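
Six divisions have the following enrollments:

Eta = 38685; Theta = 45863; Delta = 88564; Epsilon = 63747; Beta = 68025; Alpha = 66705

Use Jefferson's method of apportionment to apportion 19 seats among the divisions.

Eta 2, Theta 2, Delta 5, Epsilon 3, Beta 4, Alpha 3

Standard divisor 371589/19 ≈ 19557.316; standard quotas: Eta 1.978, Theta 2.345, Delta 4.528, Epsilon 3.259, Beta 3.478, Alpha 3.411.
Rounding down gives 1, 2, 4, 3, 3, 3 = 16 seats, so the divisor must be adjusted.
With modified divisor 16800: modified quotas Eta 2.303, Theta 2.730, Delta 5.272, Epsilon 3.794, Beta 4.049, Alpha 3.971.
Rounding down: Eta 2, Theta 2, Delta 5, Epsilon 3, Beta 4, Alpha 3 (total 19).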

* **What you should do**
Exactly as shown, repeat every record.

* **Answer section**
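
Six divisions have the following enrollments:

Eta = 38685; Theta = 45863; Delta = 88564; Epsilon = 63747; Beta = 68025; Alpha = 66705

Use Jefferson's method of apportionment to apportion 19 seats among the divisions.

Eta 2, Theta 2, Delta 5, Epsilon 3, Beta 4, Alpha 3

Standard divisor 371589/19 ≈ 19557.316; standard quotas: Eta 1.978, Theta 2.345, Delta 4.528, Epsilon 3.259, Beta 3.478, Alpha 3.411.
Rounding down gives 1, 2, 4, 3, 3, 3 = 16 seats, so the divisor must be adjusted.
With modified divisor 16800: modified quotas Eta 2.303, Theta 2.730, Delta 5.272, Epsilon 3.794, Beta 4.049, Alpha 3.971.
Rounding down: Eta 2, Theta 2, Delta 5, Epsilon 3, Beta 4, Alpha 3 (total 19).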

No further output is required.